(Records from a dataset)
▼▼▼

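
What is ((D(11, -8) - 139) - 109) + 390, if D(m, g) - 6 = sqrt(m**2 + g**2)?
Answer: 148 + sqrt(185) ≈ 161.60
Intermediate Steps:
D(m, g) = 6 + sqrt(g**2 + m**2) (D(m, g) = 6 + sqrt(m**2 + g**2) = 6 + sqrt(g**2 + m**2))
((D(11, -8) - 139) - 109) + 390 = (((6 + sqrt((-8)**2 + 11**2)) - 139) - 109) + 390 = (((6 + sqrt(64 + 121)) - 139) - 109) + 390 = (((6 + sqrt(185)) - 139) - 109) + 390 = ((-133 + sqrt(185)) - 109) + 390 = (-242 + sqrt(185)) + 390 = 148 + sqrt(185)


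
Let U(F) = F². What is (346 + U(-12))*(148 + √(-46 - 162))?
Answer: 72520 + 1960*I*√13 ≈ 72520.0 + 7066.9*I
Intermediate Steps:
(346 + U(-12))*(148 + √(-46 - 162)) = (346 + (-12)²)*(148 + √(-46 - 162)) = (346 + 144)*(148 + √(-208)) = 490*(148 + 4*I*√13) = 72520 + 1960*I*√13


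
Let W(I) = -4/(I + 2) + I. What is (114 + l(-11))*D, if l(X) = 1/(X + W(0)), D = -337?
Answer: -499097/13 ≈ -38392.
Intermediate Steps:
W(I) = I - 4/(2 + I) (W(I) = -4/(2 + I) + I = I - 4/(2 + I))
l(X) = 1/(-2 + X) (l(X) = 1/(X + (-4 + 0² + 2*0)/(2 + 0)) = 1/(X + (-4 + 0 + 0)/2) = 1/(X + (½)*(-4)) = 1/(X - 2) = 1/(-2 + X))
(114 + l(-11))*D = (114 + 1/(-2 - 11))*(-337) = (114 + 1/(-13))*(-337) = (114 - 1/13)*(-337) = (1481/13)*(-337) = -499097/13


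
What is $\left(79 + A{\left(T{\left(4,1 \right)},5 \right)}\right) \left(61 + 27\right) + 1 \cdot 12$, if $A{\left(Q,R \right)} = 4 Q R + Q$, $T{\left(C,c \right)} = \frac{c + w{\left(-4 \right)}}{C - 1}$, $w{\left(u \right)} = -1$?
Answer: $6964$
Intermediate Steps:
$T{\left(C,c \right)} = \frac{-1 + c}{-1 + C}$ ($T{\left(C,c \right)} = \frac{c - 1}{C - 1} = \frac{-1 + c}{-1 + C}$)
$A{\left(Q,R \right)} = Q + 4 Q R$ ($A{\left(Q,R \right)} = 4 Q R + Q = Q + 4 Q R$)
$\left(79 + A{\left(T{\left(4,1 \right)},5 \right)}\right) \left(61 + 27\right) + 1 \cdot 12 = \left(79 + \frac{-1 + 1}{-1 + 4} \left(1 + 4 \cdot 5\right)\right) \left(61 + 27\right) + 1 \cdot 12 = \left(79 + \frac{1}{3} \cdot 0 \left(1 + 20\right)\right) 88 + 12 = \left(79 + \frac{1}{3} \cdot 0 \cdot 21\right) 88 + 12 = \left(79 + 0 \cdot 21\right) 88 + 12 = \left(79 + 0\right) 88 + 12 = 79 \cdot 88 + 12 = 6952 + 12 = 6964$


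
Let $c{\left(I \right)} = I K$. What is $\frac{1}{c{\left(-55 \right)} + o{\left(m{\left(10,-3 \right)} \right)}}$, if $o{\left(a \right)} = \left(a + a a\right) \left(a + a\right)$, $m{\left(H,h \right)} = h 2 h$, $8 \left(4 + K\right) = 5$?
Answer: $\frac{8}{99981} \approx 8.0015 \cdot 10^{-5}$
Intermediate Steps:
$K = - \frac{27}{8}$ ($K = -4 + \frac{1}{8} \cdot 5 = -4 + \frac{5}{8} = - \frac{27}{8} \approx -3.375$)
$m{\left(H,h \right)} = 2 h^{2}$ ($m{\left(H,h \right)} = 2 h h = 2 h^{2}$)
$c{\left(I \right)} = - \frac{27 I}{8}$ ($c{\left(I \right)} = I \left(- \frac{27}{8}\right) = - \frac{27 I}{8}$)
$o{\left(a \right)} = 2 a \left(a + a^{2}\right)$ ($o{\left(a \right)} = \left(a + a^{2}\right) 2 a = 2 a \left(a + a^{2}\right)$)
$\frac{1}{c{\left(-55 \right)} + o{\left(m{\left(10,-3 \right)} \right)}} = \frac{1}{\left(- \frac{27}{8}\right) \left(-55\right) + 2 \left(2 \left(-3\right)^{2}\right)^{2} \left(1 + 2 \left(-3\right)^{2}\right)} = \frac{1}{\frac{1485}{8} + 2 \left(2 \cdot 9\right)^{2} \left(1 + 2 \cdot 9\right)} = \frac{1}{\frac{1485}{8} + 2 \cdot 18^{2} \left(1 + 18\right)} = \frac{1}{\frac{1485}{8} + 2 \cdot 324 \cdot 19} = \frac{1}{\frac{1485}{8} + 12312} = \frac{1}{\frac{99981}{8}} = \frac{8}{99981}$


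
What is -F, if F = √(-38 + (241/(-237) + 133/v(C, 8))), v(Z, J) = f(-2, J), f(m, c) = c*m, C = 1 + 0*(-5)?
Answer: -I*√42535101/948 ≈ -6.8796*I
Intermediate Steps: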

▲▲▲

- Task prompt -
The expected result is a copy of each line in the records where "What" appears.

- Solution to this task -
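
What is ((D(11, -8) - 139) - 109) + 390, if D(m, g) - 6 = sqrt(m**2 + g**2)?
Let U(F) = F². What is (346 + U(-12))*(148 + √(-46 - 162))?
Let W(I) = -4/(I + 2) + I. What is (114 + l(-11))*D, if l(X) = 1/(X + W(0)), D = -337?
What is $\left(79 + A{\left(T{\left(4,1 \right)},5 \right)}\right) \left(61 + 27\right) + 1 \cdot 12$, if $A{\left(Q,R \right)} = 4 Q R + Q$, $T{\left(C,c \right)} = \frac{c + w{\left(-4 \right)}}{C - 1}$, $w{\left(u \right)} = -1$?
Let $c{\left(I \right)} = I K$. What is $\frac{1}{c{\left(-55 \right)} + o{\left(m{\left(10,-3 \right)} \right)}}$, if $o{\left(a \right)} = \left(a + a a\right) \left(a + a\right)$, $m{\left(H,h \right)} = h 2 h$, $8 \left(4 + K\right) = 5$?
What is -F, if F = √(-38 + (241/(-237) + 133/v(C, 8))), v(Z, J) = f(-2, J), f(m, c) = c*m, C = 1 + 0*(-5)?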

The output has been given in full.